• **Exercise aim**:
Please return every line from the entries that has the string "testing" in it.

• **Stored data**:
================================

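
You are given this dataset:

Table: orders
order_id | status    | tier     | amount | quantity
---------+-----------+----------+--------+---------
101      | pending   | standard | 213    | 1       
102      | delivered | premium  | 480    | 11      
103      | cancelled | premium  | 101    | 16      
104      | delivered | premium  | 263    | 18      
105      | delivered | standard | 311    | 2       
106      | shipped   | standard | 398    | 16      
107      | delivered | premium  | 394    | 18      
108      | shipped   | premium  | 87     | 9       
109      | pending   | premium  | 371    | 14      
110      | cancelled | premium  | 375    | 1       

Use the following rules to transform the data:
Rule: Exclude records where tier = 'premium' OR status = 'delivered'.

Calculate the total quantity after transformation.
17

Step 1: Find records where tier = 'premium' OR status = 'delivered'
Step 2: 8 records match, summing to 89
Step 3: Original sum: 106
Step 4: Remaining sum = 106 - 89 = 17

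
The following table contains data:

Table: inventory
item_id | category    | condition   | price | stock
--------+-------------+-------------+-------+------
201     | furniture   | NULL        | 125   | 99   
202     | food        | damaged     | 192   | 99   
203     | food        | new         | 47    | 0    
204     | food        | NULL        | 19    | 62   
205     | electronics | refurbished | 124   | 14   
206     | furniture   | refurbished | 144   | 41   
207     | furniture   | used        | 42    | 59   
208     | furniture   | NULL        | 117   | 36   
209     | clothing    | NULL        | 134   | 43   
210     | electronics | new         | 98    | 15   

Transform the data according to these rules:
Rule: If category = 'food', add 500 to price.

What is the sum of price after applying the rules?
2542

Step 1: Count records where category = 'food': 3
Step 2: Total bonus added: 3 × 500 = 1500
Step 3: Original sum of price: 1042
Step 4: Final sum = 1042 + 1500 = 2542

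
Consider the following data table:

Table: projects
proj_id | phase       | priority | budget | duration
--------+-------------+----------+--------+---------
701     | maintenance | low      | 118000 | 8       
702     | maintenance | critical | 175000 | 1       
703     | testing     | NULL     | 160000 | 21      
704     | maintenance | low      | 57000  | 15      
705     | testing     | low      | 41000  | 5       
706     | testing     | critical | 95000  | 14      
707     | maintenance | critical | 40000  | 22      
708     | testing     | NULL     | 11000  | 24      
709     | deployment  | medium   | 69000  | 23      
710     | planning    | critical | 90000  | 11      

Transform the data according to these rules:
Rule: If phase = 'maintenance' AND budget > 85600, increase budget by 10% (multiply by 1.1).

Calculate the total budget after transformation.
885300.0

Step 1: Find records where phase = 'maintenance' AND budget > 85600
Step 2: 2 records match, summing to 293000
Step 3: After multiplier: 293000 × 1.1 = 322300.0
Step 4: Unaffected records sum: 563000
Step 5: Final sum = 322300.0 + 563000 = 885300.0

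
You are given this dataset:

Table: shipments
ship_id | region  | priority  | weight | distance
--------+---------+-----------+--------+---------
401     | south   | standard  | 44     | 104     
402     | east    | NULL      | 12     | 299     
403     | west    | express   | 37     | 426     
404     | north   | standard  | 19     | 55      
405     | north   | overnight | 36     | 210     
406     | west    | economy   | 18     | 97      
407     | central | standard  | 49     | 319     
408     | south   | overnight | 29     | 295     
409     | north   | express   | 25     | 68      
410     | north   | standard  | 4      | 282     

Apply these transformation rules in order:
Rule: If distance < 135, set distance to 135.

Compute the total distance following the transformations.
2371

Step 1: 4 records have distance < 135
Step 2: These records originally summed to 324
Step 3: After setting to minimum: 4 × 135 = 540
Step 4: Unaffected records sum: 1831
Step 5: Final sum = 540 + 1831 = 2371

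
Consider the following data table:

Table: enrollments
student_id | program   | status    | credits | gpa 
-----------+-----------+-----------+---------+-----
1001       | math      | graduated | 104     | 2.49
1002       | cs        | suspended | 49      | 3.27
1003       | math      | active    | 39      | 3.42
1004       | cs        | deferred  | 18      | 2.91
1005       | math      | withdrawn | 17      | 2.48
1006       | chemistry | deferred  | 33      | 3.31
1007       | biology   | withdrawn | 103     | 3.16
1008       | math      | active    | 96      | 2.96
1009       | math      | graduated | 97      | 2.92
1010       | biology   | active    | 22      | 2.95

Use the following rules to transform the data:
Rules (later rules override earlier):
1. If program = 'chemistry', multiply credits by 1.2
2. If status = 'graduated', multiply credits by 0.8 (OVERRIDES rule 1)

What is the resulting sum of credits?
544.4

Step 1: Rule 2 takes priority for records with status = 'graduated'
  - 2 records: 201 × 0.8 = 160.8
Step 2: Rule 1 applies to remaining records with program = 'chemistry'
  - 1 records: 33 × 1.2 = 39.6
Step 3: Other records unchanged: 344
Step 4: Final sum = 160.8 + 39.6 + 344 = 544.4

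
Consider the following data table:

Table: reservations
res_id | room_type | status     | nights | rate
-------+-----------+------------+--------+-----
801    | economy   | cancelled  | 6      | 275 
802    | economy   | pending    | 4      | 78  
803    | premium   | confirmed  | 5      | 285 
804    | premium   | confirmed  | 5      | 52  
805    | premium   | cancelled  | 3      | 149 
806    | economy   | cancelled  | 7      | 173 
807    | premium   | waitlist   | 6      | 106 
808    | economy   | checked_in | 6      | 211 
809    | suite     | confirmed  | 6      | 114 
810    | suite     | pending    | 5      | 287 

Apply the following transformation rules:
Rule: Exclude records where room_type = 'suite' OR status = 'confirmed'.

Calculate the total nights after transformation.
32

Step 1: Find records where room_type = 'suite' OR status = 'confirmed'
Step 2: 4 records match, summing to 21
Step 3: Original sum: 53
Step 4: Remaining sum = 53 - 21 = 32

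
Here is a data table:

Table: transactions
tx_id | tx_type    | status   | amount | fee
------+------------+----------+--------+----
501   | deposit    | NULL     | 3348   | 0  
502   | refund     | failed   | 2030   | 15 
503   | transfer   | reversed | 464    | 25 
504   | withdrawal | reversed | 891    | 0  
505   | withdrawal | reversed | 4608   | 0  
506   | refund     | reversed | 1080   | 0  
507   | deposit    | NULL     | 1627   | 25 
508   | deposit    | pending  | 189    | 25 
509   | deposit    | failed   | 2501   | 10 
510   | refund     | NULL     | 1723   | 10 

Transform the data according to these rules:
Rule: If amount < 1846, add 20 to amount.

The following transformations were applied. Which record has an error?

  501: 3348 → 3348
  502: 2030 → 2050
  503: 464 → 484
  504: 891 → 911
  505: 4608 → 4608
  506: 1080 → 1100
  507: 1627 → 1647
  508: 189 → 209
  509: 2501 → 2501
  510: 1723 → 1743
Record 502 has an error. The correct transformed value should be 2030, not 2050.

Step 1: Check each record against the rule
Step 2: Record 502 has amount = 2030
Step 3: Since 2030 >= 1846, the bonus should not have been applied
Step 4: Correct value = 2030, but claimed value = 2050
Conclusion: Record 502 has the error.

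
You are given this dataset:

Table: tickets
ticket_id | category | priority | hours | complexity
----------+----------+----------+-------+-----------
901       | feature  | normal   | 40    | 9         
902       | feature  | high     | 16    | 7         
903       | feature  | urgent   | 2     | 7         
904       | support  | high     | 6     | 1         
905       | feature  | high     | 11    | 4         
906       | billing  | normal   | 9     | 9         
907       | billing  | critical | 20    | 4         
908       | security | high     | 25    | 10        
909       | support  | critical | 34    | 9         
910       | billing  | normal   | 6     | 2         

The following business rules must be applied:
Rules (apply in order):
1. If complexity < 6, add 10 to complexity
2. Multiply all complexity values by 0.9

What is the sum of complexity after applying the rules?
91.8

Step 1: Apply Rule 1 - Add 10 to records with complexity < 6
  - 4 records affected: 11 + (4 × 10) = 51
  - Unaffected records: 51
  - Sum after Rule 1: 102
Step 2: Apply Rule 2 - Multiply all by 0.9
  - 102 × 0.9 = 91.8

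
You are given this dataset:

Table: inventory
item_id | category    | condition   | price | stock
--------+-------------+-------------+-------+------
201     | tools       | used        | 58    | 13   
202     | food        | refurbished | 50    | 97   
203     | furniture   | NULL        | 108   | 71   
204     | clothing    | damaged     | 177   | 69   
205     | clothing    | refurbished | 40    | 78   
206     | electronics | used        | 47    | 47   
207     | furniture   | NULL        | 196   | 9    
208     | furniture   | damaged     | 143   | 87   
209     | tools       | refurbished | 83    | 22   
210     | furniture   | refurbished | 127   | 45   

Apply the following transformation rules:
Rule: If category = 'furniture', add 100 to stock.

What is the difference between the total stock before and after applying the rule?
400

Step 1: Original sum of stock = 538
Step 2: 4 records have category = 'furniture'
Step 3: Each affected record changes by 100
Step 4: Total change = 4 × 100 = 400
Step 5: New sum = 538 + 400 = 938
Step 6: Difference = |938 - 538| = 400
        (Sum increased by 400)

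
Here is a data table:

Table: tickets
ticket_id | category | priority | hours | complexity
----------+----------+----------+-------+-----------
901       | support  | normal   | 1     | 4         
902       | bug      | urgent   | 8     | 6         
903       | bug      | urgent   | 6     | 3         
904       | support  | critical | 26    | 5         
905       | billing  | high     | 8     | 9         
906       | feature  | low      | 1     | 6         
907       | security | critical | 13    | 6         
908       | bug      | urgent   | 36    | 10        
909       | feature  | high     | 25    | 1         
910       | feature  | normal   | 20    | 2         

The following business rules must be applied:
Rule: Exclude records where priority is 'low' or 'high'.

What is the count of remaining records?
7

Step 1: Count records to exclude
  - 1 (low) + 2 (high) = 3 records
Step 2: Total records: 10
Step 3: Remaining = 10 - 3 = 7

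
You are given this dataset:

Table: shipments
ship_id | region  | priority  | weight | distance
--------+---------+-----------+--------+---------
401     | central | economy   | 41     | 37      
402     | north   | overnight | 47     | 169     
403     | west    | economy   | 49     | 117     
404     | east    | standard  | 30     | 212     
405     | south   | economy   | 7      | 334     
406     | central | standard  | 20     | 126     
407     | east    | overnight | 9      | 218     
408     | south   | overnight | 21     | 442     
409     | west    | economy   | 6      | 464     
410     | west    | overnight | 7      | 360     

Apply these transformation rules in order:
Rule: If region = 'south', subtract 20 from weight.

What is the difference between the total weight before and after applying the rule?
40

Step 1: Original sum of weight = 237
Step 2: 2 records have region = 'south'
Step 3: Each affected record changes by -20
Step 4: Total change = 2 × -20 = -40
Step 5: New sum = 237 + -40 = 197
Step 6: Difference = |197 - 237| = 40
        (Sum decreased by 40)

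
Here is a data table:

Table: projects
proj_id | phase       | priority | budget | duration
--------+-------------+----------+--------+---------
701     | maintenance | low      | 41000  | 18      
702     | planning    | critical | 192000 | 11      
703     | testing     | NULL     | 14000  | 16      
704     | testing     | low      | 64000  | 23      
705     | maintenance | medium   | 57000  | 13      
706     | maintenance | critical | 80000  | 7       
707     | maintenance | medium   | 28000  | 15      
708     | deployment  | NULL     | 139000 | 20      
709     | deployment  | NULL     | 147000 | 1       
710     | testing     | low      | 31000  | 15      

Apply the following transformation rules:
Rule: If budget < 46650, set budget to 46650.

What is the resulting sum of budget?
865600

Step 1: 4 records have budget < 46650
Step 2: These records originally summed to 114000
Step 3: After setting to minimum: 4 × 46650 = 186600
Step 4: Unaffected records sum: 679000
Step 5: Final sum = 186600 + 679000 = 865600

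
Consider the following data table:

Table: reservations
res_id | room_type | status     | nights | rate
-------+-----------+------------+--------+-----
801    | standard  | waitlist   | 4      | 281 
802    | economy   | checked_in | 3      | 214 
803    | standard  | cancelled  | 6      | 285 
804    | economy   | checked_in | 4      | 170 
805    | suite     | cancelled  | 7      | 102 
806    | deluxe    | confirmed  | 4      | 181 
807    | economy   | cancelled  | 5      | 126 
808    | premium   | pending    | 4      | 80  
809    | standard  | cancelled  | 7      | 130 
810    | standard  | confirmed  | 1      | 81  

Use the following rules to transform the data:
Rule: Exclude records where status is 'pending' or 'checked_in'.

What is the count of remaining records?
7

Step 1: Count records to exclude
  - 1 (pending) + 2 (checked_in) = 3 records
Step 2: Total records: 10
Step 3: Remaining = 10 - 3 = 7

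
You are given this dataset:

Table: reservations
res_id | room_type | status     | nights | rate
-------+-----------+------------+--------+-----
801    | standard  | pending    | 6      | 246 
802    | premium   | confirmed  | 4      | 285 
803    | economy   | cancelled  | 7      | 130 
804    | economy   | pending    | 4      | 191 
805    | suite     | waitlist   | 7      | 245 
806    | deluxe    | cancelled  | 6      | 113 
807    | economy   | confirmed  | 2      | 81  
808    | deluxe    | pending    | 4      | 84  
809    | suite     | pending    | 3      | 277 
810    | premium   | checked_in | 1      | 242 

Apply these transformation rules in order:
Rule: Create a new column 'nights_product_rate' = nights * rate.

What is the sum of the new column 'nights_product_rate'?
8254

Step 1: For each record, compute nights * rate
Example calculations:
  6 * 246 = 1476
  4 * 285 = 1140
  7 * 130 = 910
  ...
Step 2: Sum all derived values
Step 3: Total = 8254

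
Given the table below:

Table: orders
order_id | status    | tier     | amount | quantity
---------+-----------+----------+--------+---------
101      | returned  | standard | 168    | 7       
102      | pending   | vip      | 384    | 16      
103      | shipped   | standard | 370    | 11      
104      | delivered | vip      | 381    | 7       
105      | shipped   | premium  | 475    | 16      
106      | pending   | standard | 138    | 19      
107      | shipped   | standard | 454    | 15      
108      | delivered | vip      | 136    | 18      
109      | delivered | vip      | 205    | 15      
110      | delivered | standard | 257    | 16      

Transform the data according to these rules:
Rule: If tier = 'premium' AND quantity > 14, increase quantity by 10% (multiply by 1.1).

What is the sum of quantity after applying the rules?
141.6

Step 1: Find records where tier = 'premium' AND quantity > 14
Step 2: 1 records match, summing to 16
Step 3: After multiplier: 16 × 1.1 = 17.6
Step 4: Unaffected records sum: 124
Step 5: Final sum = 17.6 + 124 = 141.6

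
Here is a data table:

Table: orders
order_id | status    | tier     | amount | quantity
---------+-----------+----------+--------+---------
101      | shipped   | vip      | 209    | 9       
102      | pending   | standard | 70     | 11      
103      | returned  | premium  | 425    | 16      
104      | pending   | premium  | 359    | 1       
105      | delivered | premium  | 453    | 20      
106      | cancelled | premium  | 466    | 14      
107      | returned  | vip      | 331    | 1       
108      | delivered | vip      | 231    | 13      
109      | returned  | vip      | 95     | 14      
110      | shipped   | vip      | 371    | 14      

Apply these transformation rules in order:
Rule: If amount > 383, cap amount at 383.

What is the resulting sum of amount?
2815

Step 1: 3 records have amount > 383
Step 2: These records originally summed to 1344
Step 3: After capping: 3 × 383 = 1149
Step 4: Unaffected records sum: 1666
Step 5: Final sum = 1149 + 1666 = 2815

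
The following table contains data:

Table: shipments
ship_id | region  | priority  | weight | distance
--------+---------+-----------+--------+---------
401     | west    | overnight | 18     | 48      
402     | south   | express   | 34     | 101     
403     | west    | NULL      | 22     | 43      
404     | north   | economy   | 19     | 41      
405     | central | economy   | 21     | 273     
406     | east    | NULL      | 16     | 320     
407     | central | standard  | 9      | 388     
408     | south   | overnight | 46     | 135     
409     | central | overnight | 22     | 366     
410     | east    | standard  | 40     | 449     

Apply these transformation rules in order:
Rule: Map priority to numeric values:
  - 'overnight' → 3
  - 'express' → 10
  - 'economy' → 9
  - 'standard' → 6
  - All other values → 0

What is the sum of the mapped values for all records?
49

Step 1: Apply mapping to each record
Step 2: Count by status:
  'overnight': 3 records × 3 = 9
  'express': 1 records × 10 = 10
  'economy': 2 records × 9 = 18
  'standard': 2 records × 6 = 12
Step 3: Sum all mapped values = 49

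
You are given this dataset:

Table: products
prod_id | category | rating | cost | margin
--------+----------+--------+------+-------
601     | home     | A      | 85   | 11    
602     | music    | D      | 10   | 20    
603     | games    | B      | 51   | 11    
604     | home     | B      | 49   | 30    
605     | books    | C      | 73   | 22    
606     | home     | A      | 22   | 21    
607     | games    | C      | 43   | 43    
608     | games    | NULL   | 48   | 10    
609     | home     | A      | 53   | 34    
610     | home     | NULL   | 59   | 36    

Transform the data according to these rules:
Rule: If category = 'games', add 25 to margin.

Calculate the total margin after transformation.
313

Step 1: Count records where category = 'games': 3
Step 2: Total bonus added: 3 × 25 = 75
Step 3: Original sum of margin: 238
Step 4: Final sum = 238 + 75 = 313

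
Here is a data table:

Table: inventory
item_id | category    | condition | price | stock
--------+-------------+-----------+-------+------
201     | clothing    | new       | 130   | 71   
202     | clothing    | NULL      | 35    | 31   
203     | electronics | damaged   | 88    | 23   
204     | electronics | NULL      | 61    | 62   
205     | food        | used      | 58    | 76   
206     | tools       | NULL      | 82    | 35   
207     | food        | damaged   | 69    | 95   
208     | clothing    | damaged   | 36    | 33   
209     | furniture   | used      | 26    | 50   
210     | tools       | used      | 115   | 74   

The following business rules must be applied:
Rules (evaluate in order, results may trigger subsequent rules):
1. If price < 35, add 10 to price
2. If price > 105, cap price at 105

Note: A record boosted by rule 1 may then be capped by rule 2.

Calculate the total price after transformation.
675

Step 1: Apply rule 1 to records with price < 35
  - 1 records get bonus of 10
  - Of these, 0 records then exceed 105 and get capped
Step 2: Apply rule 2 to records with price > 105
  - 2 records (original) are capped
Step 3: Calculate final sum = 675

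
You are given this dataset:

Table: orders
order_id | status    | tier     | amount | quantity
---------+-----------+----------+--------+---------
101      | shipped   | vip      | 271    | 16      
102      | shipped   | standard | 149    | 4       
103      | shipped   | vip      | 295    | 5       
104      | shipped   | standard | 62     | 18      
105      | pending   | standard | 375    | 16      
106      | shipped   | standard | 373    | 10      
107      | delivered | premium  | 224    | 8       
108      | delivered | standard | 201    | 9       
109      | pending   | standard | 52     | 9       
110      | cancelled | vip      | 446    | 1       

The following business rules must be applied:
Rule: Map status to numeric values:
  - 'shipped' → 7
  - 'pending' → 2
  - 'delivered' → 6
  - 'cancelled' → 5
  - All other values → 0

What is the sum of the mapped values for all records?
56

Step 1: Apply mapping to each record
Step 2: Count by status:
  'shipped': 5 records × 7 = 35
  'pending': 2 records × 2 = 4
  'delivered': 2 records × 6 = 12
  'cancelled': 1 records × 5 = 5
Step 3: Sum all mapped values = 56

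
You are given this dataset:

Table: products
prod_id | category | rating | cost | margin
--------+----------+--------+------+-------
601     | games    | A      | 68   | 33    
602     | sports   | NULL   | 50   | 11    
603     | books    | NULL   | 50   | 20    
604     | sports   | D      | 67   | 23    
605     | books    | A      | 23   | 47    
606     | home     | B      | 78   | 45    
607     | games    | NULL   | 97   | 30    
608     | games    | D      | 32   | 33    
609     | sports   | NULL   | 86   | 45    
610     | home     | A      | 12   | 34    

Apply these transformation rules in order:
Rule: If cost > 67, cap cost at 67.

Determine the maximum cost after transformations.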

================================

• **Result for this exercise**:
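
703     | testing     | NULL     | 160000 | 21      
705     | testing     | low      | 41000  | 5       
706     | testing     | critical | 95000  | 14      
708     | testing     | NULL     | 11000  | 24      
703     | testing     | NULL     | 14000  | 16      
704     | testing     | low      | 64000  | 23      
710     | testing     | low      | 31000  | 15      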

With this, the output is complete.